-- Opening Marker --
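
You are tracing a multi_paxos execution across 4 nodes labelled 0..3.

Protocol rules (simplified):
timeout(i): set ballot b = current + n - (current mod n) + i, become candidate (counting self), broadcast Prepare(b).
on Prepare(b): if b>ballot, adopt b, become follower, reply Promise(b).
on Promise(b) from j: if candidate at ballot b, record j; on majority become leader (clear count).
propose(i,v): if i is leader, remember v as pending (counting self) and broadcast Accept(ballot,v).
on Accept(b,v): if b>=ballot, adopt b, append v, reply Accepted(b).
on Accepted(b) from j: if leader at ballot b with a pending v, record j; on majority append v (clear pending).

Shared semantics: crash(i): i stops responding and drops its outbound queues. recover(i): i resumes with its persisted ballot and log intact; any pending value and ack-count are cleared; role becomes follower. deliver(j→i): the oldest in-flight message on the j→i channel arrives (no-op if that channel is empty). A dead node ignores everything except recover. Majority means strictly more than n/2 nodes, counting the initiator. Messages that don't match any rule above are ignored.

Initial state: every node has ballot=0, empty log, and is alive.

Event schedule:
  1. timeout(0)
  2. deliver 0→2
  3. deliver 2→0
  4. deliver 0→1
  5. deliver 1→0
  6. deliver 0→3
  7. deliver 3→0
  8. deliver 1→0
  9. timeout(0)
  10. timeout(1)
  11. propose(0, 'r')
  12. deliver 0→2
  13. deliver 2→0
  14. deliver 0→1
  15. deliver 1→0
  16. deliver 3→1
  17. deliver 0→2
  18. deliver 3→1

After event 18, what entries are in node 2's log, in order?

empty

e1 timeout(0): 0[cand,b=4,-]
e2 deliver 0→2: 2[foll,b=4,-]
e3 deliver 2→0: ·
e4 deliver 0→1: 1[foll,b=4,-]
e5 deliver 1→0: 0[lead,b=4,-]
e6 deliver 0→3: 3[foll,b=4,-]
e7 deliver 3→0: ·
e8 deliver 1→0: ·
e9 timeout(0): 0[cand,b=8,-]
e10 timeout(1): 1[cand,b=9,-]
e11 propose(0,'r'): ·
e12 deliver 0→2: 2[foll,b=8,-]
e13 deliver 2→0: ·
e14 deliver 0→1: ·
e15 deliver 1→0: 0[foll,b=9,-]
e16 deliver 3→1: ·
e17 deliver 0→2: ·
e18 deliver 3→1: ·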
-- Closing Marker --
All entries should be transcribed verbatim.

WRITTEN SOLUTION ->
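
You are tracing a multi_paxos execution across 4 nodes labelled 0..3.

Protocol rules (simplified):
timeout(i): set ballot b = current + n - (current mod n) + i, become candidate (counting self), broadcast Prepare(b).
on Prepare(b): if b>ballot, adopt b, become follower, reply Promise(b).
on Promise(b) from j: if candidate at ballot b, record j; on majority become leader (clear count).
propose(i,v): if i is leader, remember v as pending (counting self) and broadcast Accept(ballot,v).
on Accept(b,v): if b>=ballot, adopt b, append v, reply Accepted(b).
on Accepted(b) from j: if leader at ballot b with a pending v, record j; on majority append v (clear pending).

Shared semantics: crash(i): i stops responding and drops its outbound queues. recover(i): i resumes with its persisted ballot and log intact; any pending value and ack-count are cleared; role becomes follower. deliver(j→i): the oldest in-flight message on the j→i channel arrives (no-op if that channel is empty). A dead node ignores everything except recover. Majority means strictly more than n/2 nodes, counting the initiator. Messages that don't match any rule above are ignored.

Initial state: every node has ballot=0, empty log, and is alive.

Event schedule:
  1. timeout(0)
  2. deliver 0→2
  3. deliver 2→0
  4. deliver 0→1
  5. deliver 1→0
  6. deliver 0→3
  7. deliver 3→0
  8. deliver 1→0
  9. timeout(0)
  10. timeout(1)
  11. propose(0, 'r')
  12. deliver 0→2
  13. deliver 2→0
  14. deliver 0→1
  15. deliver 1→0
  16. deliver 3→1
  17. deliver 0→2
  18. deliver 3→1

After event 18, what entries are in node 2's log, in order?

empty

e1 timeout(0): 0[cand,b=4,-]
e2 deliver 0→2: 2[foll,b=4,-]
e3 deliver 2→0: ·
e4 deliver 0→1: 1[foll,b=4,-]
e5 deliver 1→0: 0[lead,b=4,-]
e6 deliver 0→3: 3[foll,b=4,-]
e7 deliver 3→0: ·
e8 deliver 1→0: ·
e9 timeout(0): 0[cand,b=8,-]
e10 timeout(1): 1[cand,b=9,-]
e11 propose(0,'r'): ·
e12 deliver 0→2: 2[foll,b=8,-]
e13 deliver 2→0: ·
e14 deliver 0→1: ·
e15 deliver 1→0: 0[foll,b=9,-]
e16 deliver 3→1: ·
e17 deliver 0→2: ·
e18 deliver 3→1: ·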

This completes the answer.